• [Task description] Each line of the material holding the word "obtained" must be identified and copied.
[Data section — start]
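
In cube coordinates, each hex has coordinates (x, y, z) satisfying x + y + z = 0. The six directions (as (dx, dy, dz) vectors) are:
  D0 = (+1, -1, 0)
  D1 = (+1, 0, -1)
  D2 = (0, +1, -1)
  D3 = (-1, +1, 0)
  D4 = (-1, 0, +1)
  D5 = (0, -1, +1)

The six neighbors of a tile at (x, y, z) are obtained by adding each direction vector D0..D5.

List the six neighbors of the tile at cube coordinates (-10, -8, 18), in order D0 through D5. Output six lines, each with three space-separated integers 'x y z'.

Center: (-10, -8, 18). Add each direction:
  D0: (-10, -8, 18) + (1, -1, 0) = (-9, -9, 18)
  D1: (-10, -8, 18) + (1, 0, -1) = (-9, -8, 17)
  D2: (-10, -8, 18) + (0, 1, -1) = (-10, -7, 17)
  D3: (-10, -8, 18) + (-1, 1, 0) = (-11, -7, 18)
  D4: (-10, -8, 18) + (-1, 0, 1) = (-11, -8, 19)
  D5: (-10, -8, 18) + (0, -1, 1) = (-10, -9, 19)

Answer: -9 -9 18
-9 -8 17
-10 -7 17
-11 -7 18
-11 -8 19
-10 -9 19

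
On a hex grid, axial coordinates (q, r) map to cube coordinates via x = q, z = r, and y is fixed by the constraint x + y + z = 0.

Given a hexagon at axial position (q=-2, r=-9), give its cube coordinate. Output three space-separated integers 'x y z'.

Answer: -2 11 -9

Derivation:
x = q = -2
z = r = -9
y = -x - z = -(-2) - (-9) = 11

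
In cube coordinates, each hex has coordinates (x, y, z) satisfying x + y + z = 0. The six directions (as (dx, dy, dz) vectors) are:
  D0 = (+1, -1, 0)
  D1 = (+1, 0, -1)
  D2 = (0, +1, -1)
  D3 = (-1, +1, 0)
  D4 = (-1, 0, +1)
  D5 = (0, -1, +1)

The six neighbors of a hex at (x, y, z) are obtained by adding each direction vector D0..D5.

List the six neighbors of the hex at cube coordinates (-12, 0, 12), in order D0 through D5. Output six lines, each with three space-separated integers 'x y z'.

Answer: -11 -1 12
-11 0 11
-12 1 11
-13 1 12
-13 0 13
-12 -1 13

Derivation:
Center: (-12, 0, 12). Add each direction:
  D0: (-12, 0, 12) + (1, -1, 0) = (-11, -1, 12)
  D1: (-12, 0, 12) + (1, 0, -1) = (-11, 0, 11)
  D2: (-12, 0, 12) + (0, 1, -1) = (-12, 1, 11)
  D3: (-12, 0, 12) + (-1, 1, 0) = (-13, 1, 12)
  D4: (-12, 0, 12) + (-1, 0, 1) = (-13, 0, 13)
  D5: (-12, 0, 12) + (0, -1, 1) = (-12, -1, 13)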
[Data section — finish]
• [Answer to this task]
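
The six neighbors of a tile at (x, y, z) are obtained by adding each direction vector D0..D5.
The six neighbors of a hex at (x, y, z) are obtained by adding each direction vector D0..D5.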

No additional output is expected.